In the listing below, every line with the word "literal" needs to be copied.
-- DATA PROVIDED follows --
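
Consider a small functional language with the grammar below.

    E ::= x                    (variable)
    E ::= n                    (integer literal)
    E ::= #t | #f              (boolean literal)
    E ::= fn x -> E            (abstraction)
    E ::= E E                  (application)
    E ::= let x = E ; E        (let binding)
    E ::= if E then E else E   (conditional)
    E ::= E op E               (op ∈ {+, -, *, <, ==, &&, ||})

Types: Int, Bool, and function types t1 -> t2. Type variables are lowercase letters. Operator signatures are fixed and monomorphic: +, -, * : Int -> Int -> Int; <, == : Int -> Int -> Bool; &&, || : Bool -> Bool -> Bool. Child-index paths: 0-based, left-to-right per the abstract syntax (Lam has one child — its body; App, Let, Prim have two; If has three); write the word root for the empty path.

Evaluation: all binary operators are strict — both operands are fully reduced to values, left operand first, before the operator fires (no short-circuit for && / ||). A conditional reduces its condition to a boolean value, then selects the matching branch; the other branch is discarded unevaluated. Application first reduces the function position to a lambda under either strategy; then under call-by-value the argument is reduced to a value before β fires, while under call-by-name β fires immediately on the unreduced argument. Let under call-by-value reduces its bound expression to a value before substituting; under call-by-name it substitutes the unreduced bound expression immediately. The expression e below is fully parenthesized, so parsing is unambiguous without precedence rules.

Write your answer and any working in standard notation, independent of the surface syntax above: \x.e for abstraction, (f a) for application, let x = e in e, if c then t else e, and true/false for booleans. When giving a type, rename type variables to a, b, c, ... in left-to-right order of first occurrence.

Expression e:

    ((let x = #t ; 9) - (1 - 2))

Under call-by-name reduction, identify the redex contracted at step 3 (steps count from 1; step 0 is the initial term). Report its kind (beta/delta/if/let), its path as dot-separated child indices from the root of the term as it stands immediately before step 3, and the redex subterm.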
-- DATA PROVIDED concluded --
--- WRITTEN RESPONSE ---
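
    E ::= n                    (integer literal)
    E ::= #t | #f              (boolean literal)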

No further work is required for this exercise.